Problem to solve ->
Tally up the lines below that carry the word "What", answering with the figure alone.
START Records provided
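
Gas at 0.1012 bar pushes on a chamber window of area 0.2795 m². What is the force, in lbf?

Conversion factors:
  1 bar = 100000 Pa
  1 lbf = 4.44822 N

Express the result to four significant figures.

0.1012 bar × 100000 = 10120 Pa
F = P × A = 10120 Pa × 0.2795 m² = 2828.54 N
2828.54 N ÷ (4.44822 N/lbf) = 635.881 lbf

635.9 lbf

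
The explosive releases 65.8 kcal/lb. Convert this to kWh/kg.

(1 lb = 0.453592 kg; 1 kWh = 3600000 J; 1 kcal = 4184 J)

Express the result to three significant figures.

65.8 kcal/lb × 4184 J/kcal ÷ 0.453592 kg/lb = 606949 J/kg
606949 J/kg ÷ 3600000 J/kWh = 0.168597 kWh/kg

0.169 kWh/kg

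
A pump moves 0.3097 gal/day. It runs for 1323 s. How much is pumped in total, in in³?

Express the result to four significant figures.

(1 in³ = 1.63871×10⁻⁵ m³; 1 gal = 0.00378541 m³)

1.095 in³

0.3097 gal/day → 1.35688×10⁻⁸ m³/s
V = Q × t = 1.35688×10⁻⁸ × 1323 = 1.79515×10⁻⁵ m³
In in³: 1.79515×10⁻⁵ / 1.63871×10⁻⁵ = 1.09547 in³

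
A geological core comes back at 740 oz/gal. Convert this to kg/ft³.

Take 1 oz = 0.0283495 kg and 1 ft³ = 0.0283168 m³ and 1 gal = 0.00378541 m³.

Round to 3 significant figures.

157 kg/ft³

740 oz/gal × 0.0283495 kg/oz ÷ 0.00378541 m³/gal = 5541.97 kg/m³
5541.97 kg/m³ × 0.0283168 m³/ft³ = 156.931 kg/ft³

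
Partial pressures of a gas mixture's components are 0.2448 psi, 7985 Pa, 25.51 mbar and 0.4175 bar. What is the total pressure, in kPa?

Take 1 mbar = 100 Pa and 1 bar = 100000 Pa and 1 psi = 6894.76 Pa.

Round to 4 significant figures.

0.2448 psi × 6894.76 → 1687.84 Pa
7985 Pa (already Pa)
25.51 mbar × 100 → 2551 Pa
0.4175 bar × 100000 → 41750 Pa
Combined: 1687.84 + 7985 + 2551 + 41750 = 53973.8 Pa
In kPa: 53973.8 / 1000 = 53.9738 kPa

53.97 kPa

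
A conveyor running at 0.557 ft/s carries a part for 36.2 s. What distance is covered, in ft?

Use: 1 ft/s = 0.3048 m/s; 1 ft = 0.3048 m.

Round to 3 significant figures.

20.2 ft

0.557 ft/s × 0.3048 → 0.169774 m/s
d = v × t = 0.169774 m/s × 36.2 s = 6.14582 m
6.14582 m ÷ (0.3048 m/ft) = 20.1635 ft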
END Records provided
START Records provided
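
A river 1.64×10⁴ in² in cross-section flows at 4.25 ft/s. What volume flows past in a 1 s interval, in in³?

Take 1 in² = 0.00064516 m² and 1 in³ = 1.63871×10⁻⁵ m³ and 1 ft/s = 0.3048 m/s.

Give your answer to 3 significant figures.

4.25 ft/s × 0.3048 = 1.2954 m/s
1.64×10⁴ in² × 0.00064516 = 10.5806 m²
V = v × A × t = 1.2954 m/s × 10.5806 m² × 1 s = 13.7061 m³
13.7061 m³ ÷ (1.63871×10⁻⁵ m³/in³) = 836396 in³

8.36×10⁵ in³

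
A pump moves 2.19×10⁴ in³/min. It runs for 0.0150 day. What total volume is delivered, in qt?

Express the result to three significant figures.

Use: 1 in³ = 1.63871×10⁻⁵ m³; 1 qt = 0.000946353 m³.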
END Records provided
Output of the exercise ->
5